### Work to complete
Every line from the one containing "- Bench: vertices" to the one containing "- Basin: vertices" in the records below, both included, must be set down exactly, and no other line.

Stored items from a collection:
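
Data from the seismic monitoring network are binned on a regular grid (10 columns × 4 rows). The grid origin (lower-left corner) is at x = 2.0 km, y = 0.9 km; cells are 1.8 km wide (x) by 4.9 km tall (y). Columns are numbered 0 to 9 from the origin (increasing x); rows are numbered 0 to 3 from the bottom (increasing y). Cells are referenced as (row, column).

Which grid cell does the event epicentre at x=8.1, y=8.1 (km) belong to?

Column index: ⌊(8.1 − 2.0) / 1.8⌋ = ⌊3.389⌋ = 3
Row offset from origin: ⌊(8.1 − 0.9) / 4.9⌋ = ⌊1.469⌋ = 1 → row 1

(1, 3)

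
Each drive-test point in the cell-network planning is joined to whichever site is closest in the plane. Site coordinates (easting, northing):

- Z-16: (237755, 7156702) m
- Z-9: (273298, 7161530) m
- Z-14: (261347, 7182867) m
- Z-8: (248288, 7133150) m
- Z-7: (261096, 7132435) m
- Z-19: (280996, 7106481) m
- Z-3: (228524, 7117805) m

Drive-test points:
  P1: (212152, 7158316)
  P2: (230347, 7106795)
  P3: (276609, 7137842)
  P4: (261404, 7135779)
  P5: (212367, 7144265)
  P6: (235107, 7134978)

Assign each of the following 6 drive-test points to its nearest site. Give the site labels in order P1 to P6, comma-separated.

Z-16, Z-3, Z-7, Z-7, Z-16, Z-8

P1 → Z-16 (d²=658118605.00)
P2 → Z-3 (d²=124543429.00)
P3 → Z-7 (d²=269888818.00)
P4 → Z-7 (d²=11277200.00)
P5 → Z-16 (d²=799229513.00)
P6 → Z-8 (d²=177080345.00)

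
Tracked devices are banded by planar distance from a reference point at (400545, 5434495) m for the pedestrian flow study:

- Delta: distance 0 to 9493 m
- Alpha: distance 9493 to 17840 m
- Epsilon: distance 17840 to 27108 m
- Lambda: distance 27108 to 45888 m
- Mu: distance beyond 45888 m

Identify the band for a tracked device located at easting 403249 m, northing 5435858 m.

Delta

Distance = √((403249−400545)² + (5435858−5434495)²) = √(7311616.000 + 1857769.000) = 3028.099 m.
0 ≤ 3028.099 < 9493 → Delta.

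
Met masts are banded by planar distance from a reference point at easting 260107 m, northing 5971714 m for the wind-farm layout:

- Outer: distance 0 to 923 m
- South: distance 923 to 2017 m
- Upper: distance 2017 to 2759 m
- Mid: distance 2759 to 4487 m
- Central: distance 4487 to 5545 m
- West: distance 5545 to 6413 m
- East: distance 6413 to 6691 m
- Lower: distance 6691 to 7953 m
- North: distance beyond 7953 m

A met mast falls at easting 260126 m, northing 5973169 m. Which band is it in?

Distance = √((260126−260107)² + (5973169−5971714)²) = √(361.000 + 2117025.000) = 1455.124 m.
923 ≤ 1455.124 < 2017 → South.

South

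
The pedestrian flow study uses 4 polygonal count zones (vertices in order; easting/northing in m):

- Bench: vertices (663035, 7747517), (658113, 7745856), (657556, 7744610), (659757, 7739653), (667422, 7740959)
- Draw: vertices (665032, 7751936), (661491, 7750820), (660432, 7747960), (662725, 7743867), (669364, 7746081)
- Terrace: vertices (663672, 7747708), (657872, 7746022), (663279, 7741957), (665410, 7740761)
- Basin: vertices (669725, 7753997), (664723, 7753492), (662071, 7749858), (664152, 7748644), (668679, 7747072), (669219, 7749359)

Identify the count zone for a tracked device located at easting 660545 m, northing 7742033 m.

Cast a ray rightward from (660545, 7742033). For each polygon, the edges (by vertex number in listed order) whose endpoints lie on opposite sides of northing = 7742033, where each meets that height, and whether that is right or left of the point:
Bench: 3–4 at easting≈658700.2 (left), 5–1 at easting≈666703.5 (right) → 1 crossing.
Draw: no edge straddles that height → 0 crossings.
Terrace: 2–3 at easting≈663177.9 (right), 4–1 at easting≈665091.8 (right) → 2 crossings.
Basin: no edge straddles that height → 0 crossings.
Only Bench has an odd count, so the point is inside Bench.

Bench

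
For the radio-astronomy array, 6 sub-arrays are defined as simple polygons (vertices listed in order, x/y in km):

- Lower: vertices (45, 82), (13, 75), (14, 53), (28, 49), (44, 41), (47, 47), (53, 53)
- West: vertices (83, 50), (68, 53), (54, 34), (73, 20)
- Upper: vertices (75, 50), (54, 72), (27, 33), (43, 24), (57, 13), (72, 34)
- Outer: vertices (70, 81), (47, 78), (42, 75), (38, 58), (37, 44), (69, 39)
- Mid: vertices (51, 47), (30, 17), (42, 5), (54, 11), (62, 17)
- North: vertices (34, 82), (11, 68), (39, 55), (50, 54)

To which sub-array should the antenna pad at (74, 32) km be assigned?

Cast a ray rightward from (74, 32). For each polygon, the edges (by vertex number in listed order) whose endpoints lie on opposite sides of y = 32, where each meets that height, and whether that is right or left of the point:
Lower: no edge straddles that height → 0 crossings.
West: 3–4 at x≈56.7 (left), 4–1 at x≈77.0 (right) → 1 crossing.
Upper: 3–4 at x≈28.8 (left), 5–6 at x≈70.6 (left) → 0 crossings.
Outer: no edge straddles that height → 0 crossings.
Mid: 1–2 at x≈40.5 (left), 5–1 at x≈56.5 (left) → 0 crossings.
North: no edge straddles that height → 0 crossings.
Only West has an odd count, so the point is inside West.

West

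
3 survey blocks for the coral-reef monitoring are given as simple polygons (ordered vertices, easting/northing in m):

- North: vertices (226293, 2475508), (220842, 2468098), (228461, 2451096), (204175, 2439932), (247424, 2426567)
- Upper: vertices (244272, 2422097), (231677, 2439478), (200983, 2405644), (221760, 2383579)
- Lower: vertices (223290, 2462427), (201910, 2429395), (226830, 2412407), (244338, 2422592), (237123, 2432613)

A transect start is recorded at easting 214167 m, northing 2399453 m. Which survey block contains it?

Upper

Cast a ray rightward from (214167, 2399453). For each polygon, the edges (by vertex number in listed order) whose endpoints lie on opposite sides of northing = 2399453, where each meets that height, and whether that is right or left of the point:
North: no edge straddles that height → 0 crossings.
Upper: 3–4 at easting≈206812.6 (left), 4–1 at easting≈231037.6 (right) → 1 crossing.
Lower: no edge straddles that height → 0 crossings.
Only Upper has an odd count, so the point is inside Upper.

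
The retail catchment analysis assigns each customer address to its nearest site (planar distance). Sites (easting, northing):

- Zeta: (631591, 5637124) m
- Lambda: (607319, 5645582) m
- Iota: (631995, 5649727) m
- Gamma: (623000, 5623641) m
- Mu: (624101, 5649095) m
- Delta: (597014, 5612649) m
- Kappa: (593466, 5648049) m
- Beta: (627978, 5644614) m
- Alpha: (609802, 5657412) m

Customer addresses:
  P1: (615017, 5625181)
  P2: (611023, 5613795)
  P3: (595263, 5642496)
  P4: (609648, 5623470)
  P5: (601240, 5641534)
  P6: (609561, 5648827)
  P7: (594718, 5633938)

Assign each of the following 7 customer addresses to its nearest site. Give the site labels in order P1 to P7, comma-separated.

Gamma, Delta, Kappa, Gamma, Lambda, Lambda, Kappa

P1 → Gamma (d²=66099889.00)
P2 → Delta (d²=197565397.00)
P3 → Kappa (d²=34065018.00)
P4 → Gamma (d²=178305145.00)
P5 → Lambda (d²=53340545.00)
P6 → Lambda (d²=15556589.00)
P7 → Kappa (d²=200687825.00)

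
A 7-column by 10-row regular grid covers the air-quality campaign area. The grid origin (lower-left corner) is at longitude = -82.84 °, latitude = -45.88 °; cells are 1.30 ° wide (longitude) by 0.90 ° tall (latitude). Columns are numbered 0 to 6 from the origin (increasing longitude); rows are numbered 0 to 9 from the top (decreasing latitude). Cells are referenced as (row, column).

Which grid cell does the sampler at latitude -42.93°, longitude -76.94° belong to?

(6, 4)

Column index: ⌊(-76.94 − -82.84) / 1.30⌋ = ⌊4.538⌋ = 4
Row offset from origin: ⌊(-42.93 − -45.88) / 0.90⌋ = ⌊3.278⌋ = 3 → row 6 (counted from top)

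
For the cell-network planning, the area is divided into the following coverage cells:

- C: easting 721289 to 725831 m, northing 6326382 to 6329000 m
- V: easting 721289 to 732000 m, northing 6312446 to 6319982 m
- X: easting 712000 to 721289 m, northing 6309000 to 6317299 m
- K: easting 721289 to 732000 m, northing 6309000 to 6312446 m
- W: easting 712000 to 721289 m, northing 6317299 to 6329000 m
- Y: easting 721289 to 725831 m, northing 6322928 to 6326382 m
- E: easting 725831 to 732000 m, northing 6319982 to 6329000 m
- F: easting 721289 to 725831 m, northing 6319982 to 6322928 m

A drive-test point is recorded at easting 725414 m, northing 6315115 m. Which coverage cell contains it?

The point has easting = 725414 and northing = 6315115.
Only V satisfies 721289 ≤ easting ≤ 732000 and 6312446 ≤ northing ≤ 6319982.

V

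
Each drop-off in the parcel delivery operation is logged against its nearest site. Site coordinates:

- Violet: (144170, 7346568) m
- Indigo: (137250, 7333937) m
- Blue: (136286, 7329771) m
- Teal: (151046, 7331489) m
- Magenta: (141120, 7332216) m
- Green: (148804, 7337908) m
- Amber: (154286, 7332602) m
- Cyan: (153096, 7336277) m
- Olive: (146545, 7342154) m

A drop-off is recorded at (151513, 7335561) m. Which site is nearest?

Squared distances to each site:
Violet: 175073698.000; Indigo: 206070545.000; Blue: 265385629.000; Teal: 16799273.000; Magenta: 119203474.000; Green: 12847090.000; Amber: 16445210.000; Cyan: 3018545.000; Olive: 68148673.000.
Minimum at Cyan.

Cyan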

### Task response
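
- Bench: vertices (663035, 7747517), (658113, 7745856), (657556, 7744610), (659757, 7739653), (667422, 7740959)
- Draw: vertices (665032, 7751936), (661491, 7750820), (660432, 7747960), (662725, 7743867), (669364, 7746081)
- Terrace: vertices (663672, 7747708), (657872, 7746022), (663279, 7741957), (665410, 7740761)
- Basin: vertices (669725, 7753997), (664723, 7753492), (662071, 7749858), (664152, 7748644), (668679, 7747072), (669219, 7749359)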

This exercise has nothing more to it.